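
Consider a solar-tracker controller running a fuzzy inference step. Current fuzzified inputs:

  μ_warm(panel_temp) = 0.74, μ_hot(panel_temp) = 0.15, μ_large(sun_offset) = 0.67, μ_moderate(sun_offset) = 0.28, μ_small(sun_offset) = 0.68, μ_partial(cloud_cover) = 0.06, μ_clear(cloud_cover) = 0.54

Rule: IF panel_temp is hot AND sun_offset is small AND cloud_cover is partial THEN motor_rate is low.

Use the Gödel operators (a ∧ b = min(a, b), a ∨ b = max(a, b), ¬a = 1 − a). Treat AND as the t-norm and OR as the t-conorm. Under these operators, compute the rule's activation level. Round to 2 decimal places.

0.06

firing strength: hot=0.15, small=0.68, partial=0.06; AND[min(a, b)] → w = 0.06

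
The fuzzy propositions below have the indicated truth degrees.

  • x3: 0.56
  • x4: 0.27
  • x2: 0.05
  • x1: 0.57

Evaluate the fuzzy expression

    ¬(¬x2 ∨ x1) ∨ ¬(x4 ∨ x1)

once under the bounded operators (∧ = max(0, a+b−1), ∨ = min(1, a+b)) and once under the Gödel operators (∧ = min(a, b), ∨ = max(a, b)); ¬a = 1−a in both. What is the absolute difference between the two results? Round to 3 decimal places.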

•••

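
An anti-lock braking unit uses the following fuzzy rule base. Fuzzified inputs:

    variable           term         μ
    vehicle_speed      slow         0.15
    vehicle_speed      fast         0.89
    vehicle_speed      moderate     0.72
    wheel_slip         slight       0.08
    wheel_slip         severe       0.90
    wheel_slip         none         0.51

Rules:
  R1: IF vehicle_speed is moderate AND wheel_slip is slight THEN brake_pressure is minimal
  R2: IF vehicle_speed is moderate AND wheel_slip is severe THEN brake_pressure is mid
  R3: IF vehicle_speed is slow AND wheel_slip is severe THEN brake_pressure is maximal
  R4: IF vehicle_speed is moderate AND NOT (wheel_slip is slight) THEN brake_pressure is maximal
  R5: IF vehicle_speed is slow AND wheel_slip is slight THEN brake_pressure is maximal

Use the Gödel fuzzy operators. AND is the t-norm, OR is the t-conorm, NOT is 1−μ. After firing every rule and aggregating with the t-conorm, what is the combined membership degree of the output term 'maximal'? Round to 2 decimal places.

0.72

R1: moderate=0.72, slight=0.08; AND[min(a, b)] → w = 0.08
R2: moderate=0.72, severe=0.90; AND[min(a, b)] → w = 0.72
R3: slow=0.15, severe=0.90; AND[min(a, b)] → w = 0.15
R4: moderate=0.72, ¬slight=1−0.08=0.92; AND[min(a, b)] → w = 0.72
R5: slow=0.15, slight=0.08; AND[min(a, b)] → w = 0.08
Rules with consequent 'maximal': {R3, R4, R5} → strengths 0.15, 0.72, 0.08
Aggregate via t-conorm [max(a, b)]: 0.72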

•••

**REQUIRED ACTION**
Scan the listing above for the line that has "Evaluate the fuzzy expression", then copy exactly from that line through the line that has "once under the bounded".

**SOLUTION**
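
Evaluate the fuzzy expression

    ¬(¬x2 ∨ x1) ∨ ¬(x4 ∨ x1)

once under the bounded operators (∧ = max(0, a+b−1), ∨ = min(1, a+b)) and once under the Gödel operators (∧ = min(a, b), ∨ = max(a, b)); ¬a = 1−a in both. What is the absolute difference between the two results? Round to 3 decimal places.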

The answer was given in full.